Information provided START

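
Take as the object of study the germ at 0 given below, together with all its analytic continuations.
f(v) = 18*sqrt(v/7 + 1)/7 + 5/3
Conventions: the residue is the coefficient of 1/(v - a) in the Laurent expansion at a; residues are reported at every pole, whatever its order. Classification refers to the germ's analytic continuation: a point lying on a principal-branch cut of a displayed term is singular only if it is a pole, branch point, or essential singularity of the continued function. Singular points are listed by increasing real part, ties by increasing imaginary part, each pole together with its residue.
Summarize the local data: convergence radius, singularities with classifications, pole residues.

Radius of convergence at 0: 7.
At -7: an algebraic (square-root) branch point.

Branch term (18/7)*sqrt(1 - v/(-7)): its argument vanishes at v = -7, a square-root branch point, modulus 7.
The radius of convergence is the smallest modulus among the singular points: 7.


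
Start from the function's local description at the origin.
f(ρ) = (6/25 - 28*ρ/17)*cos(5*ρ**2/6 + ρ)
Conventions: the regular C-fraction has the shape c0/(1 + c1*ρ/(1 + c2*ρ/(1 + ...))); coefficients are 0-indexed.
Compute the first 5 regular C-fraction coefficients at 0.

The regular C-fraction coefficients are [6/25, 350/51, -247601/35700, 9593151/173320700, -274620503500/139721987103].

Taylor coefficients (expand at 0): a_0 = 6/25, a_1 = -28/17, a_2 = -3/25, a_3 = 53/85, a_4 = 3313/2550.
c0 = a_0 = 6/25. Peel one level at a time: if S = 1 + c*ρ/S' with S'(0) = 1, then c is the ρ-coefficient of S and S' = c*ρ/(S - 1).
S_1 = c0/f = 1 + (350/51)*ρ + (247601/5202)*ρ^2 + ...; c1 = 350/51.
S_2 = c1*ρ/(S_1 - 1) = 1 + (-247601/35700)*ρ + (188101/490000)*ρ^2 + ...; c2 = -247601/35700.
S_3 = c2*ρ/(S_2 - 1) = 1 + (9593151/173320700)*ρ + (6669355085/61306255201)*ρ^2 + ...; c3 = 9593151/173320700.
S_4 = c3*ρ/(S_3 - 1) = 1 + (-274620503500/139721987103)*ρ + ...; c4 = -274620503500/139721987103.


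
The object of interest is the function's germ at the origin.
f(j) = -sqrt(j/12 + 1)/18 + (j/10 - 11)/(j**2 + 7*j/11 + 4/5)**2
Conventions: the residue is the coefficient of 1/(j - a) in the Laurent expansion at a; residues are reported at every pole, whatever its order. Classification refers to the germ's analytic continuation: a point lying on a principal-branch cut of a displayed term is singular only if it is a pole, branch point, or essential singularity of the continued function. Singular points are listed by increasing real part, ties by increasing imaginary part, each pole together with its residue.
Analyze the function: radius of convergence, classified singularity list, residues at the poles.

Denominator factor (j**2 + 7*j/11 + 4/5)^2: discriminant -1691/605, complex-conjugate roots (-7/22) + ((1/110)*sqrt(8455))*i and (-7/22) - ((1/110)*sqrt(8455))*i; poles of order 2, moduli (2/5)*sqrt(5) and (2/5)*sqrt(5).
Branch term (-1/18)*sqrt(1 - j/(-12)): its argument vanishes at j = -12, a square-root branch point, modulus 12.
The radius of convergence is the smallest modulus among the singular points: (2/5)*sqrt(5).
The branch term is analytic at (-7/22) - ((1/110)*sqrt(8455))*i and contributes nothing to the residue; only the rational part matters.
The factor j**2 + 7*j/11 + 4/5 splits as (j - a)(j - a') with a = (-7/22) - ((1/110)*sqrt(8455))*i, a' = (-7/22) + ((1/110)*sqrt(8455))*i. At the order-2 pole a set g(j) = (j - a)^2*(rational part) = [j/10 - 11] / (j - a')^2.
Order-2 pole: residue = g'(a); g'((-7/22) - ((1/110)*sqrt(8455))*i) = -((293667/5718962)*sqrt(8455))*i, so the residue is -((293667/5718962)*sqrt(8455))*i.
The branch term is analytic at (-7/22) + ((1/110)*sqrt(8455))*i and contributes nothing to the residue; only the rational part matters.
The factor j**2 + 7*j/11 + 4/5 splits as (j - a)(j - a') with a = (-7/22) + ((1/110)*sqrt(8455))*i, a' = (-7/22) - ((1/110)*sqrt(8455))*i. At the order-2 pole a set g(j) = (j - a)^2*(rational part) = [j/10 - 11] / (j - a')^2.
Order-2 pole: residue = g'(a); g'((-7/22) + ((1/110)*sqrt(8455))*i) = ((293667/5718962)*sqrt(8455))*i, so the residue is ((293667/5718962)*sqrt(8455))*i.
List the singular points by increasing real part (a conjugate pair: the negative imaginary part first).

Radius of convergence at 0: (2/5)*sqrt(5).
At -12: an algebraic (square-root) branch point.
At (-7/22) - ((1/110)*sqrt(8455))*i: a pole of order 2; residue -((293667/5718962)*sqrt(8455))*i.
At (-7/22) + ((1/110)*sqrt(8455))*i: a pole of order 2; residue ((293667/5718962)*sqrt(8455))*i.


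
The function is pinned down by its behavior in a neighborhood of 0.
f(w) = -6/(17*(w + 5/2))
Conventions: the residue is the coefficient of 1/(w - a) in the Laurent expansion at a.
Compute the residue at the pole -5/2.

The residue is -6/17.

At the order-1 pole -5/2 set g(w) = (w - (-5/2))*f(w) = -6/17.
Simple pole: residue = g(a) at a = -5/2, which is -6/17.


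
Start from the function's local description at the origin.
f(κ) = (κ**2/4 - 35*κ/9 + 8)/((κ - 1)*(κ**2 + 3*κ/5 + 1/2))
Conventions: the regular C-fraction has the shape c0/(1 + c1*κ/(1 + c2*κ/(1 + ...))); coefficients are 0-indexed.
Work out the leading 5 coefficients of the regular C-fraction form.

The regular C-fraction coefficients are [-16, 247/360, -28571/17784, 41697549/14114074, -448577517323/529484743324].

Taylor coefficients (expand at 0): a_0 = -16, a_1 = 494/45, a_2 = 4547/450, a_3 = -96307/2250, a_4 = 252367/11250.
c0 = a_0 = -16. Peel one level at a time: if S = 1 + c*κ/S' with S'(0) = 1, then c is the κ-coefficient of S and S' = c*κ/(S - 1).
S_1 = c0/f = 1 + (247/360)*κ + (28571/25920)*κ^2 + ...; c1 = 247/360.
S_2 = c1*κ/(S_1 - 1) = 1 + (-28571/17784)*κ + (4633061/976144)*κ^2 + ...; c2 = -28571/17784.
S_3 = c2*κ/(S_2 - 1) = 1 + (41697549/14114074)*κ + (16344929781/6530416328)*κ^2 + ...; c3 = 41697549/14114074.
S_4 = c3*κ/(S_3 - 1) = 1 + (-448577517323/529484743324)*κ + ...; c4 = -448577517323/529484743324.


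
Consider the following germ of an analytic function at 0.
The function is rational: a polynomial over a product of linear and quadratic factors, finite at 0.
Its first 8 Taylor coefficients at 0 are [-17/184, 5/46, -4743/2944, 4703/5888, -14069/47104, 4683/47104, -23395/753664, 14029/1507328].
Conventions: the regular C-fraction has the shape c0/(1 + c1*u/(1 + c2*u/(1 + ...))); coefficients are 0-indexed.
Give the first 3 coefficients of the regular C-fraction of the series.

The regular C-fraction coefficients are [-17/184, 20/17, 74231/5440].

Taylor coefficients (read off): a_0 = -17/184, a_1 = 5/46, a_2 = -4743/2944.
c0 = a_0 = -17/184. Peel one level at a time: if S = 1 + c*u/S' with S'(0) = 1, then c is the u-coefficient of S and S' = c*u/(S - 1).
S_1 = c0/f = 1 + (20/17)*u + (-74231/4624)*u^2 + ...; c1 = 20/17.
S_2 = c1*u/(S_1 - 1) = 1 + (74231/5440)*u + ...; c2 = 74231/5440.


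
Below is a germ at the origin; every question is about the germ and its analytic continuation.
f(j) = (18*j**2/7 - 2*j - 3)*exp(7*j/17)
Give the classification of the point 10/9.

The point is a regular point.

There is no denominator, hence no pole anywhere.
The factor exp(7*j/17) is entire.
So the germ continues analytically to 10/9.


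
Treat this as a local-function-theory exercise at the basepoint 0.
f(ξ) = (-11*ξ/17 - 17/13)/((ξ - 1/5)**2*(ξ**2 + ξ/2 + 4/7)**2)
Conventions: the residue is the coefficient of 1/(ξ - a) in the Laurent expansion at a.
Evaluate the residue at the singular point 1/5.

The residue is 6716307500/1137284343.

At the order-2 pole 1/5 set g(ξ) = (ξ - (1/5))^2*f(ξ) = (-11*ξ/17 - 17/13)/(ξ**2 + ξ/2 + 4/7)**2.
Order-2 pole: residue = g'(a); g'(1/5) = 6716307500/1137284343, so the residue is 6716307500/1137284343.


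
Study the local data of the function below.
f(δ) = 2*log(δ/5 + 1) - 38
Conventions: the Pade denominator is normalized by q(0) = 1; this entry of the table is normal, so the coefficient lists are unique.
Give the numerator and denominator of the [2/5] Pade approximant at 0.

The Pade approximant has numerator coefficients [-38, -33489499/3145345, -13067293/18872070]; denominator coefficients [1, 1828823/6290690, 3817631/188720700, 22301/471801750, -9871/9436035000, 4673/176925656250].

Taylor coefficients needed (expand at 0): a_0 = -38, a_1 = 2/5, a_2 = -1/25, a_3 = 2/375, a_4 = -1/1250, a_5 = 2/15625, a_6 = -1/46875, a_7 = 2/546875.
Write the denominator as Q(δ) = 1 + q1*δ + q2*δ^2 + q3*δ^3 + q4*δ^4 + q5*δ^5. Requiring Q*f - P = O(δ^8) with deg P <= 2 kills the coefficients of δ^3..δ^7 in Q*f:
  δ^3: a_3 + q1*a_2 + q2*a_1 + q3*a_0 = 0, i.e. 2/375 + (-1/25)*q1 + (2/5)*q2 + (-38)*q3 = 0.
  δ^4: a_4 + q1*a_3 + q2*a_2 + q3*a_1 + q4*a_0 = 0, i.e. -1/1250 + (2/375)*q1 + (-1/25)*q2 + (2/5)*q3 + (-38)*q4 = 0.
  δ^5: a_5 + q1*a_4 + q2*a_3 + q3*a_2 + q4*a_1 + q5*a_0 = 0, i.e. 2/15625 + (-1/1250)*q1 + (2/375)*q2 + (-1/25)*q3 + (2/5)*q4 + (-38)*q5 = 0.
  δ^6: a_6 + q1*a_5 + q2*a_4 + q3*a_3 + q4*a_2 + q5*a_1 = 0, i.e. -1/46875 + (2/15625)*q1 + (-1/1250)*q2 + (2/375)*q3 + (-1/25)*q4 + (2/5)*q5 = 0.
  δ^7: a_7 + q1*a_6 + q2*a_5 + q3*a_4 + q4*a_3 + q5*a_2 = 0, i.e. 2/546875 + (-1/46875)*q1 + (2/15625)*q2 + (-1/1250)*q3 + (2/375)*q4 + (-1/25)*q5 = 0.
Solving this linear system: q1 = 1828823/6290690, q2 = 3817631/188720700, q3 = 22301/471801750, q4 = -9871/9436035000, q5 = 4673/176925656250.
The numerator is Q*f truncated at degree 2: P0 = a_0 = -38; P1 = a_1 + q1*a_0 = -33489499/3145345; P2 = a_2 + q1*a_1 + q2*a_0 = -13067293/18872070.


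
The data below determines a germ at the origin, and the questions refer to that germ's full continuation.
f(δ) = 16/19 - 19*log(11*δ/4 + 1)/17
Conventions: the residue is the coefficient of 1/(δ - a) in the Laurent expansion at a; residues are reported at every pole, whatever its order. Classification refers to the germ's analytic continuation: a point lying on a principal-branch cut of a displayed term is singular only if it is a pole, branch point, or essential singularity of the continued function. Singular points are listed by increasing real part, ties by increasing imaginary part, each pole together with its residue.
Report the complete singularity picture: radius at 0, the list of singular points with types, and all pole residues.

Branch term (-19/17)*log(1 - δ/(-4/11)): its argument vanishes at δ = -4/11, a logarithmic branch point, modulus 4/11.
The radius of convergence is the smallest modulus among the singular points: 4/11.

Radius of convergence at 0: 4/11.
At -4/11: a logarithmic branch point.


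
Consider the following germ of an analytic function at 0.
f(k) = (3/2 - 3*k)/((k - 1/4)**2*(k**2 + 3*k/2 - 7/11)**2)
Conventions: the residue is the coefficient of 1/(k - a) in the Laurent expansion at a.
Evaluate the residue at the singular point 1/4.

At the order-2 pole 1/4 set g(k) = (k - (1/4))^2*f(k) = (3/2 - 3*k)/(k**2 + 3*k/2 - 7/11)**2.
Order-2 pole: residue = g'(a); g'(1/4) = 13102848/42875, so the residue is 13102848/42875.

The residue is 13102848/42875.


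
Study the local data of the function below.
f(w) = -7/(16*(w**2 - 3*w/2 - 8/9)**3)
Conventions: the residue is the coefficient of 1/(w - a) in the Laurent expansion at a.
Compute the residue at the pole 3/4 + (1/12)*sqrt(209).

The residue is -(20412/9129329)*sqrt(209).

The factor w**2 - 3*w/2 - 8/9 splits as (w - a)(w - a') with a = 3/4 + (1/12)*sqrt(209), a' = 3/4 - (1/12)*sqrt(209). At the order-3 pole a set g(w) = (w - a)^3*f(w) = [-7/16] / (w - a')^3.
Order-3 pole: residue = g''(a)/2; g''(3/4 + (1/12)*sqrt(209)) = -(40824/9129329)*sqrt(209), so the residue is -(20412/9129329)*sqrt(209).


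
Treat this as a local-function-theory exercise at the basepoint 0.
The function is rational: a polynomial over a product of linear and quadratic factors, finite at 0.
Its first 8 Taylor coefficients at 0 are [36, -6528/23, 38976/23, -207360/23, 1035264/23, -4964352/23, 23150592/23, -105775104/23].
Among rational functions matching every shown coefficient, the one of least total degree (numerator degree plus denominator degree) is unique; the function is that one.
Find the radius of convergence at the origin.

No rational of total degree below 3 reproduces all 8 coefficients; solving the [1/2] Pade equations on them gives f(ε) = (6*ε/23 + 9/4)/(ε + 1/4)**2, whose expansion matches every shown term.
Denominator factor (ε + 1/4)^2: pole of order 2 at -1/4, modulus 1/4.
The radius of convergence is the smallest modulus among the singular points: 1/4.

The radius of convergence is 1/4.


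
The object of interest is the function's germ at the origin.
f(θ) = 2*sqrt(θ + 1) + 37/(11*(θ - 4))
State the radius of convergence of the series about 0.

Denominator factor (θ - 4): pole of order 1 at 4, modulus 4.
Branch term (2)*sqrt(1 - θ/(-1)): its argument vanishes at θ = -1, a square-root branch point, modulus 1.
The radius of convergence is the smallest modulus among the singular points: 1.

The radius of convergence is 1.


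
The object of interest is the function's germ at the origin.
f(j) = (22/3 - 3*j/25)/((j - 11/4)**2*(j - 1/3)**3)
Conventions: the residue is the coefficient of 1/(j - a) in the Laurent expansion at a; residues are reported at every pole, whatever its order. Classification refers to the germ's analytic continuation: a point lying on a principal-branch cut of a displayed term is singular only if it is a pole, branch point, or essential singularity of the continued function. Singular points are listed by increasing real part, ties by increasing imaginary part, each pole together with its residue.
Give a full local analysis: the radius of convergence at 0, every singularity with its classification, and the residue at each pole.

Radius of convergence at 0: 1/3.
At 1/3: a pole of order 3; residue 2208384/3536405.
At 11/4: a pole of order 2; residue -2208384/3536405.

Denominator factor (j - 11/4)^2: pole of order 2 at 11/4, modulus 11/4.
Denominator factor (j - 1/3)^3: pole of order 3 at 1/3, modulus 1/3.
The radius of convergence is the smallest modulus among the singular points: 1/3.
At the order-3 pole 1/3 set g(j) = (j - (1/3))^3*f(j) = (22/3 - 3*j/25)/(j - 11/4)**2.
Order-3 pole: residue = g''(a)/2; g''(1/3) = 4416768/3536405, so the residue is 2208384/3536405.
At the order-2 pole 11/4 set g(j) = (j - (11/4))^2*f(j) = (22/3 - 3*j/25)/(j - 1/3)**3.
Order-2 pole: residue = g'(a); g'(11/4) = -2208384/3536405, so the residue is -2208384/3536405.
List the singular points by increasing real part (a conjugate pair: the negative imaginary part first).


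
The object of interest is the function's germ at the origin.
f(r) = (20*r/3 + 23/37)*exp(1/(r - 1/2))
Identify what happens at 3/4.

The point is a regular point.

There is no denominator, hence no pole anywhere.
The essential point of exp(1/(r - (1/2))) is 1/2, not 3/4.
So the germ continues analytically to 3/4.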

Information provided END

Exercise description:
Where a line of the data contains "that", include it in the tally, and answer with the tally alone.

Problem solution:
2